The required output is every entry, printed exactly as written.

━━━━━ Provided data

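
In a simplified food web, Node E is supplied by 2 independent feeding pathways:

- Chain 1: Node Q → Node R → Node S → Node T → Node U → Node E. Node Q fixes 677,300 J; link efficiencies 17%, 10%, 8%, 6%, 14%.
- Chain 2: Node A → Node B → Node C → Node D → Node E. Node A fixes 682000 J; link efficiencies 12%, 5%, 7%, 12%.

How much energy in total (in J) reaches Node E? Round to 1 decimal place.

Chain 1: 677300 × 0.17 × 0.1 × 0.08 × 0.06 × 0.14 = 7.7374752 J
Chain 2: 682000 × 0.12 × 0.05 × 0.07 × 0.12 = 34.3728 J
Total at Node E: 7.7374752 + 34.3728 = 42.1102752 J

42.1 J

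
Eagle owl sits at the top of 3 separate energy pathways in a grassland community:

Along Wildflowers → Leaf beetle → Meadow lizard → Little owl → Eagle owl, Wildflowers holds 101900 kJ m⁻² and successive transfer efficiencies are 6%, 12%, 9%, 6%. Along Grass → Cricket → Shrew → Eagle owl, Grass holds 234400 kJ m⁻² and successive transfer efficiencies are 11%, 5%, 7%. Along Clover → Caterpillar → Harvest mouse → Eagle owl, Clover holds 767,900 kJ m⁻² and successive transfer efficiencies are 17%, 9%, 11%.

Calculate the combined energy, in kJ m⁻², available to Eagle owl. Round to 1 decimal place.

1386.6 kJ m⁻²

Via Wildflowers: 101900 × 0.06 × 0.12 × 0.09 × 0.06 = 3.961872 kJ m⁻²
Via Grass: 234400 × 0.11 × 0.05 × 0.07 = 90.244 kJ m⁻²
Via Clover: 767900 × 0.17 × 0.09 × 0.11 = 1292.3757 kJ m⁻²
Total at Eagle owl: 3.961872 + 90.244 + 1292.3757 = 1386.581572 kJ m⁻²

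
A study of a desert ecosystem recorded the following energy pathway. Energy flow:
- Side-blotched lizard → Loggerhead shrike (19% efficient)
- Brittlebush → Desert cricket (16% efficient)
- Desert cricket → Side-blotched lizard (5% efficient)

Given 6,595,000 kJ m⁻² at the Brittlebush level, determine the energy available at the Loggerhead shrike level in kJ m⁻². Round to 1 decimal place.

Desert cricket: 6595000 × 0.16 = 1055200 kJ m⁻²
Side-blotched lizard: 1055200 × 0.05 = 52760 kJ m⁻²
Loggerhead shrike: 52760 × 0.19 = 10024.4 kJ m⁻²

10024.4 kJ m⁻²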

━━━━━━━━━━

Solution below
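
In a simplified food web, Node E is supplied by 2 independent feeding pathways:

- Chain 1: Node Q → Node R → Node S → Node T → Node U → Node E. Node Q fixes 677,300 J; link efficiencies 17%, 10%, 8%, 6%, 14%.
- Chain 2: Node A → Node B → Node C → Node D → Node E. Node A fixes 682000 J; link efficiencies 12%, 5%, 7%, 12%.

How much energy in total (in J) reaches Node E? Round to 1 decimal place.

Chain 1: 677300 × 0.17 × 0.1 × 0.08 × 0.06 × 0.14 = 7.7374752 J
Chain 2: 682000 × 0.12 × 0.05 × 0.07 × 0.12 = 34.3728 J
Total at Node E: 7.7374752 + 34.3728 = 42.1102752 J

42.1 J

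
Eagle owl sits at the top of 3 separate energy pathways in a grassland community:

Along Wildflowers → Leaf beetle → Meadow lizard → Little owl → Eagle owl, Wildflowers holds 101900 kJ m⁻² and successive transfer efficiencies are 6%, 12%, 9%, 6%. Along Grass → Cricket → Shrew → Eagle owl, Grass holds 234400 kJ m⁻² and successive transfer efficiencies are 11%, 5%, 7%. Along Clover → Caterpillar → Harvest mouse → Eagle owl, Clover holds 767,900 kJ m⁻² and successive transfer efficiencies are 17%, 9%, 11%.

Calculate the combined energy, in kJ m⁻², available to Eagle owl. Round to 1 decimal place.

1386.6 kJ m⁻²

Via Wildflowers: 101900 × 0.06 × 0.12 × 0.09 × 0.06 = 3.961872 kJ m⁻²
Via Grass: 234400 × 0.11 × 0.05 × 0.07 = 90.244 kJ m⁻²
Via Clover: 767900 × 0.17 × 0.09 × 0.11 = 1292.3757 kJ m⁻²
Total at Eagle owl: 3.961872 + 90.244 + 1292.3757 = 1386.581572 kJ m⁻²

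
A study of a desert ecosystem recorded the following energy pathway. Energy flow:
- Side-blotched lizard → Loggerhead shrike (19% efficient)
- Brittlebush → Desert cricket (16% efficient)
- Desert cricket → Side-blotched lizard (5% efficient)

Given 6,595,000 kJ m⁻² at the Brittlebush level, determine the energy available at the Loggerhead shrike level in kJ m⁻². Round to 1 decimal place.

Desert cricket: 6595000 × 0.16 = 1055200 kJ m⁻²
Side-blotched lizard: 1055200 × 0.05 = 52760 kJ m⁻²
Loggerhead shrike: 52760 × 0.19 = 10024.4 kJ m⁻²

10024.4 kJ m⁻²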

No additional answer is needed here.